TASK DETAILS:
Below are the records. Retype exactly the lines between the lines holding "N6: box=[12,6,-3]..[18,20,11] children=[10, 2]" and "Traversal rule, depth-first", inclusive.

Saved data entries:
((
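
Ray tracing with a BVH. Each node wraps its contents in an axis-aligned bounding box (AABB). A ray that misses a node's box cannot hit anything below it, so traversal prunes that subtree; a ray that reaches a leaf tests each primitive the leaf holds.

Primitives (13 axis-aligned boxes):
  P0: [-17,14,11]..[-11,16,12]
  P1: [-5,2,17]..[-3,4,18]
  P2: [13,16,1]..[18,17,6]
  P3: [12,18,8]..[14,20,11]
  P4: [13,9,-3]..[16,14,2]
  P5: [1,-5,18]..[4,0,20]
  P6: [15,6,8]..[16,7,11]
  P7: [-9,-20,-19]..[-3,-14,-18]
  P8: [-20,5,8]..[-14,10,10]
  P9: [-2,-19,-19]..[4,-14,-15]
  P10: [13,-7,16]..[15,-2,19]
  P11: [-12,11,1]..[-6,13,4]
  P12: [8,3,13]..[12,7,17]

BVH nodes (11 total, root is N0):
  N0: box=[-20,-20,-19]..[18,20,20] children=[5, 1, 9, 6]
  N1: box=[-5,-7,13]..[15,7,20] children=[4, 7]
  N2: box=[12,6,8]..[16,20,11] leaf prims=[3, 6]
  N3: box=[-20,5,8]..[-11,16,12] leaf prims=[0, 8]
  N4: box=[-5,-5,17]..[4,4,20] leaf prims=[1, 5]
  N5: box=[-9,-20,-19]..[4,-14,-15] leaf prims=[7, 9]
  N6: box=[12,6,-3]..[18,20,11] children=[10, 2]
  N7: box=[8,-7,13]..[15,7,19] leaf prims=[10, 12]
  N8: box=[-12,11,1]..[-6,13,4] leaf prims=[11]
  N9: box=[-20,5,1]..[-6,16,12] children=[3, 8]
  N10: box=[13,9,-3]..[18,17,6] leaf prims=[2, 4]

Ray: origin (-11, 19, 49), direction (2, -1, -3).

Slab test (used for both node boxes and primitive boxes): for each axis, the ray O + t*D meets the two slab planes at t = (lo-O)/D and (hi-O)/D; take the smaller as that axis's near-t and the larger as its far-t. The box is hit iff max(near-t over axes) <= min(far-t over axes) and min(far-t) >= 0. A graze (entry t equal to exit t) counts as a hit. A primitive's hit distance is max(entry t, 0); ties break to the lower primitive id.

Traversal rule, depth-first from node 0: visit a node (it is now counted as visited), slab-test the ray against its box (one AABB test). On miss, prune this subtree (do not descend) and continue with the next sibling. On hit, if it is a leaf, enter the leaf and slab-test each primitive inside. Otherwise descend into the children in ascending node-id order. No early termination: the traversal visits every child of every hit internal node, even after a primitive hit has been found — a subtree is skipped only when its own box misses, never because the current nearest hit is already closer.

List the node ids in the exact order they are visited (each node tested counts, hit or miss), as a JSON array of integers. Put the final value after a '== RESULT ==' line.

Trace the traversal:
N0 x:[-9/2,29/2] y:[-1,39] z:[29/3,68/3] -> hit [29/3,29/2], descend [1, 5, 6, 9]
  N1 x:[3,13] y:[12,26] z:[29/3,12] -> hit [12,12], descend [4, 7]
    N4 x:[3,15/2] y:[15,24] z:[29/3,32/3] -> miss, prune
    N7 x:[19/2,13] y:[12,26] z:[10,12] -> hit [12,12] leaf, test {P10(miss), P12(miss)}
  N5 x:[1,15/2] y:[33,39] z:[64/3,68/3] -> miss, prune
  N6 x:[23/2,29/2] y:[-1,13] z:[38/3,52/3] -> hit [38/3,13], descend [2, 10]
    N2 x:[23/2,27/2] y:[-1,13] z:[38/3,41/3] -> hit [38/3,13] leaf, test {P3(miss), P6@t=13}
    N10 x:[12,29/2] y:[2,10] z:[43/3,52/3] -> miss, prune
  N9 x:[-9/2,5/2] y:[3,14] z:[37/3,16] -> miss, prune

9 AABB tests over nodes [0, 1, 4, 7, 5, 6, 2, 10, 9]; 2 leaves entered; closest P6.

== RESULT ==
[0, 1, 4, 7, 5, 6, 2, 10, 9]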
))
RESULT OF THE EXERCISE:
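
  N6: box=[12,6,-3]..[18,20,11] children=[10, 2]
  N7: box=[8,-7,13]..[15,7,19] leaf prims=[10, 12]
  N8: box=[-12,11,1]..[-6,13,4] leaf prims=[11]
  N9: box=[-20,5,1]..[-6,16,12] children=[3, 8]
  N10: box=[13,9,-3]..[18,17,6] leaf prims=[2, 4]

Ray: origin (-11, 19, 49), direction (2, -1, -3).

Slab test (used for both node boxes and primitive boxes): for each axis, the ray O + t*D meets the two slab planes at t = (lo-O)/D and (hi-O)/D; take the smaller as that axis's near-t and the larger as its far-t. The box is hit iff max(near-t over axes) <= min(far-t over axes) and min(far-t) >= 0. A graze (entry t equal to exit t) counts as a hit. A primitive's hit distance is max(entry t, 0); ties break to the lower primitive id.

Traversal rule, depth-first from node 0: visit a node (it is now counted as visited), slab-test the ray against its box (one AABB test). On miss, prune this subtree (do not descend) and continue with the next sibling. On hit, if it is a leaf, enter the leaf and slab-test each primitive inside. Otherwise descend into the children in ascending node-id order. No early termination: the traversal visits every child of every hit internal node, even after a primitive hit has been found — a subtree is skipped only when its own box misses, never because the current nearest hit is already closer.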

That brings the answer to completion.